(Beginning of ENTRIES SUPPLIED)
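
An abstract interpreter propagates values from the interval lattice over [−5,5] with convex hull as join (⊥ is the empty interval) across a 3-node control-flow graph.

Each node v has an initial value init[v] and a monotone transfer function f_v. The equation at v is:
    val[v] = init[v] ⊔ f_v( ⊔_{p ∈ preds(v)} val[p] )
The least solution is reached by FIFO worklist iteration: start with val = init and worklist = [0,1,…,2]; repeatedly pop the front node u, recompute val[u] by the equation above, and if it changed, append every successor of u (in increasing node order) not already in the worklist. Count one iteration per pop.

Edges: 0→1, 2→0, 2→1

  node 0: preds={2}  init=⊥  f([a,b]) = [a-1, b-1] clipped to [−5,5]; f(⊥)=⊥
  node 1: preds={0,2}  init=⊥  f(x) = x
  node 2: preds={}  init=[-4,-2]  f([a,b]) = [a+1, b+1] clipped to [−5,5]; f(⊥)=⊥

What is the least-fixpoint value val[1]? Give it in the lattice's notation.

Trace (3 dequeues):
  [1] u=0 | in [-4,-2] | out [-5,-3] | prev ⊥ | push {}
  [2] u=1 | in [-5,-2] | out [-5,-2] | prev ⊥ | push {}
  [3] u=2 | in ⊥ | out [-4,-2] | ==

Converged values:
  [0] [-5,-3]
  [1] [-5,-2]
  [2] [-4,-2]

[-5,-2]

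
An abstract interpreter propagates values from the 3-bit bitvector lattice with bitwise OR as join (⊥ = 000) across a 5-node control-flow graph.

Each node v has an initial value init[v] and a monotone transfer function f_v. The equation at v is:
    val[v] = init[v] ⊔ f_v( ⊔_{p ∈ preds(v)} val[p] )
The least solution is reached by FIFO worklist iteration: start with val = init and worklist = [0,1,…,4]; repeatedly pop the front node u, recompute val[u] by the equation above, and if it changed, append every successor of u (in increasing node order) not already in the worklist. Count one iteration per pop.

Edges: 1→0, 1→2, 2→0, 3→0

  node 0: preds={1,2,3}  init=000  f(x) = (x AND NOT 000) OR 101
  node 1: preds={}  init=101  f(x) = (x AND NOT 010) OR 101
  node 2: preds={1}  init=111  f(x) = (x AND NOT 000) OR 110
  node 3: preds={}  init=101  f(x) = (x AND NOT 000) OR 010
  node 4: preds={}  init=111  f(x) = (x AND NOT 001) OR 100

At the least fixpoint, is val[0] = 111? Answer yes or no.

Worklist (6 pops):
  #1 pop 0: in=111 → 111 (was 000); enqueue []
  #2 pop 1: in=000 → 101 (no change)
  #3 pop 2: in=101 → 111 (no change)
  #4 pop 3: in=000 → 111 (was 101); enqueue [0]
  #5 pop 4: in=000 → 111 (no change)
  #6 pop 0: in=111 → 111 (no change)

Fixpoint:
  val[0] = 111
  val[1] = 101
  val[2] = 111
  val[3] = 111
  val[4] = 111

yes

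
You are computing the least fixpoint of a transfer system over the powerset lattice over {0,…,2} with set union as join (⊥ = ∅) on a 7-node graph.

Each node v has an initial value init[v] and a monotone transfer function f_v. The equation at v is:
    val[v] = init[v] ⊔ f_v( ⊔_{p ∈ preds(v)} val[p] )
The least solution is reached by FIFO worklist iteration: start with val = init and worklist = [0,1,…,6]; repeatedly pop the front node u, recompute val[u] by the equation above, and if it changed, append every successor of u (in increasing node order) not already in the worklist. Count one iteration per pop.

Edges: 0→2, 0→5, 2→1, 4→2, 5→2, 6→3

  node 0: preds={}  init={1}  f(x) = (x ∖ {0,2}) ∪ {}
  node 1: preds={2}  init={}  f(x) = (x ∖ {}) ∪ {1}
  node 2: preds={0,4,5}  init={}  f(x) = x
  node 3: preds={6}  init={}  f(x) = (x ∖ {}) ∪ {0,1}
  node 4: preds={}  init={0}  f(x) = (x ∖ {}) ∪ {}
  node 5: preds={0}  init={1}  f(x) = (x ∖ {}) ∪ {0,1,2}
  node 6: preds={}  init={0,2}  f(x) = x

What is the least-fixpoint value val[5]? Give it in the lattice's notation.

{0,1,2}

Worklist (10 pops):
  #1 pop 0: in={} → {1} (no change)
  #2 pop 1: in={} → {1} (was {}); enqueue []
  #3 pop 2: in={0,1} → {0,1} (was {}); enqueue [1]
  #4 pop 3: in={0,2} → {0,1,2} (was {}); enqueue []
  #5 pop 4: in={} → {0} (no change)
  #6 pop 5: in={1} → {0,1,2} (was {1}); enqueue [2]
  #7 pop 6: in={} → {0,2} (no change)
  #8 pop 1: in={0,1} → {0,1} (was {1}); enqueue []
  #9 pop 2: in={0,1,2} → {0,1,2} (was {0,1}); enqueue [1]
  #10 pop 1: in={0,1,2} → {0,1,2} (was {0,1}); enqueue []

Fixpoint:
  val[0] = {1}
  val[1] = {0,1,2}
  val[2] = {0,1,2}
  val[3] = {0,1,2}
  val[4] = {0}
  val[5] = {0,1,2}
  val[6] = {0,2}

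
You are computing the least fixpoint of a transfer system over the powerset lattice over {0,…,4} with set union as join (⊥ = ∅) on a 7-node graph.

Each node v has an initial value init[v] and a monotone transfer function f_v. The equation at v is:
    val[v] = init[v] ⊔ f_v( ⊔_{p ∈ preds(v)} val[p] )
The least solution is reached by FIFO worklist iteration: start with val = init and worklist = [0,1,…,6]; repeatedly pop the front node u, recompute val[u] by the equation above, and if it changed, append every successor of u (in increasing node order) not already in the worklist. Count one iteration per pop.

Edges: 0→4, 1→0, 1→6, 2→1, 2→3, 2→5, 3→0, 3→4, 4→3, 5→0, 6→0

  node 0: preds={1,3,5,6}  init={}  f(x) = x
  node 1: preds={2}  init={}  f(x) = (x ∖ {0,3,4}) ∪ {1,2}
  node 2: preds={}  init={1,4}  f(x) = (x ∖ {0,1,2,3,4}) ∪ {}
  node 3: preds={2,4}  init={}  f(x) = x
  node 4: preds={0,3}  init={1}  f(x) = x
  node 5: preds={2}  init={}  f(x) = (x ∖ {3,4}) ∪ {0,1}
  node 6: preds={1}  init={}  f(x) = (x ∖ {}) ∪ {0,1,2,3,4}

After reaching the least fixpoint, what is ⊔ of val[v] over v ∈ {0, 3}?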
(End of ENTRIES SUPPLIED)
(Beginning of ENTRIES SUPPLIED)
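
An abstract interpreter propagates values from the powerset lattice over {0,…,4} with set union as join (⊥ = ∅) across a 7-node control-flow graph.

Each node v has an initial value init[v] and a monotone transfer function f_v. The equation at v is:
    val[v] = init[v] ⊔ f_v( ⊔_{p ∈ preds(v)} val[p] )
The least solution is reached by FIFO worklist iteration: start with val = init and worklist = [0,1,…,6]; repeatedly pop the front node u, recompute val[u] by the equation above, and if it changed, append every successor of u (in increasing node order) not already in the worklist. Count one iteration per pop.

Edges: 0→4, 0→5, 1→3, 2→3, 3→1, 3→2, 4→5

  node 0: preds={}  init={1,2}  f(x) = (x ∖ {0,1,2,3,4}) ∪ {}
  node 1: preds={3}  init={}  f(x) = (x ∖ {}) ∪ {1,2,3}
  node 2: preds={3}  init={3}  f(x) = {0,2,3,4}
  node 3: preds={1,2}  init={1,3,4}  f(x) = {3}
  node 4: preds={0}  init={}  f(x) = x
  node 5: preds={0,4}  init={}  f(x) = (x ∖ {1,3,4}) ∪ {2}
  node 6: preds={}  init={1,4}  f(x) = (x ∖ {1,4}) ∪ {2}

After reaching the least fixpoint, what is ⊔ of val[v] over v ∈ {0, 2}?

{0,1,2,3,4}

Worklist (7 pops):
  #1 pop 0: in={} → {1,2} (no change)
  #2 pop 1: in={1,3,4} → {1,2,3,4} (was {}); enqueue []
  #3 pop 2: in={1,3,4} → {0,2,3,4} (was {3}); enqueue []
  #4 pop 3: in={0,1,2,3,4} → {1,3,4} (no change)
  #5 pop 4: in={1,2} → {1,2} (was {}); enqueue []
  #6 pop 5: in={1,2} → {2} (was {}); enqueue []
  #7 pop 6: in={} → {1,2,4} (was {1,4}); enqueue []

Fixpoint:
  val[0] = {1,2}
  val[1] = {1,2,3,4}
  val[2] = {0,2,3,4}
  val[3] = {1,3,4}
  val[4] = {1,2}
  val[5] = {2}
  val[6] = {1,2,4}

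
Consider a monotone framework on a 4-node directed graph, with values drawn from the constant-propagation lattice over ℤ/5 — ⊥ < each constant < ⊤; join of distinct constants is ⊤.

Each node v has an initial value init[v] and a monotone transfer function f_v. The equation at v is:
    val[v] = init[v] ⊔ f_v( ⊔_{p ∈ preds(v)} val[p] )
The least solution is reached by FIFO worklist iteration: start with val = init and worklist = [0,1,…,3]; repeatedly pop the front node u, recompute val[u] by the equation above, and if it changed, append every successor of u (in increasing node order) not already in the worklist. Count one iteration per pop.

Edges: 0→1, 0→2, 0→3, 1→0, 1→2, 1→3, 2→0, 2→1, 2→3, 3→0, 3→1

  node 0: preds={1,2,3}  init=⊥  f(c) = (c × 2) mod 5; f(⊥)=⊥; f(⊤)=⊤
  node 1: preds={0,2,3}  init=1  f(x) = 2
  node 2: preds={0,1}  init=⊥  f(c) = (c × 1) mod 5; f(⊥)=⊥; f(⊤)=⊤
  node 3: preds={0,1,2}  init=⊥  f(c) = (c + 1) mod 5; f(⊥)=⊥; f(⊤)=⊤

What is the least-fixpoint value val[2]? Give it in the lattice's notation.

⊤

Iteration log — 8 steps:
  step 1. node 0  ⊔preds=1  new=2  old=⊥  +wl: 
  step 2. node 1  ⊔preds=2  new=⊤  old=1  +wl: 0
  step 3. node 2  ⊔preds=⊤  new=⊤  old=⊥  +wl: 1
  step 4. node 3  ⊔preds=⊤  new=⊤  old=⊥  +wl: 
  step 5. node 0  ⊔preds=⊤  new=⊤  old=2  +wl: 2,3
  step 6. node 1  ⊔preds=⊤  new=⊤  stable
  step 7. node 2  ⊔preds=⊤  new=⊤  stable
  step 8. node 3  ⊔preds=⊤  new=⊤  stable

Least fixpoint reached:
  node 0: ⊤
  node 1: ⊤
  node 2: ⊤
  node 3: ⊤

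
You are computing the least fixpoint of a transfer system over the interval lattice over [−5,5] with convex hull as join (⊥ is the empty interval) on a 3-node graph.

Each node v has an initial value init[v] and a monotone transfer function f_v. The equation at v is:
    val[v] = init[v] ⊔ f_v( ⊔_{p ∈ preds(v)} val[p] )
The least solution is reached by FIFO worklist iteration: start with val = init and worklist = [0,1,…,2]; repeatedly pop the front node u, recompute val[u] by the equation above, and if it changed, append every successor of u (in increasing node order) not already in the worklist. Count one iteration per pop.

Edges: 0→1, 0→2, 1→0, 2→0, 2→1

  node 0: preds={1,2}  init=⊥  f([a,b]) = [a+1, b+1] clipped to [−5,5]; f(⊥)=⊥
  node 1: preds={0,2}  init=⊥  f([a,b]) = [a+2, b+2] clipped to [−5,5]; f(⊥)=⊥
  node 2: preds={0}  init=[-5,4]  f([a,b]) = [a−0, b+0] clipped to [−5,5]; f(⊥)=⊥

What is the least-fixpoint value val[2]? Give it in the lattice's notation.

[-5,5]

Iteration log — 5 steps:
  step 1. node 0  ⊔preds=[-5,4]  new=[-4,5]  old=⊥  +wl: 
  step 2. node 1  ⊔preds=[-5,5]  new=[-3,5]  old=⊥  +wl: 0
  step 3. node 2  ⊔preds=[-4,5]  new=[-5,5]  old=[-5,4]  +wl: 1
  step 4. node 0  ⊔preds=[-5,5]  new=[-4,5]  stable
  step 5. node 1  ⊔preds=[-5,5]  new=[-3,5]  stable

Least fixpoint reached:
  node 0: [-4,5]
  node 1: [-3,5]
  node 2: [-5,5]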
(End of ENTRIES SUPPLIED)
▸ **WHAT NEEDS TO BE DONE**:
With "Edges" as the search string, filter the records and return each line that has it.

▸ **RESULT OF THIS EXERCISE**:
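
Edges: 0→1, 2→0, 2→1
Edges: 1→0, 1→2, 2→0, 3→0
Edges: 0→2, 0→5, 2→1, 4→2, 5→2, 6→3
Edges: 0→4, 1→0, 1→6, 2→1, 2→3, 2→5, 3→0, 3→4, 4→3, 5→0, 6→0
Edges: 0→4, 0→5, 1→3, 2→3, 3→1, 3→2, 4→5
Edges: 0→1, 0→2, 0→3, 1→0, 1→2, 1→3, 2→0, 2→1, 2→3, 3→0, 3→1
Edges: 0→1, 0→2, 1→0, 2→0, 2→1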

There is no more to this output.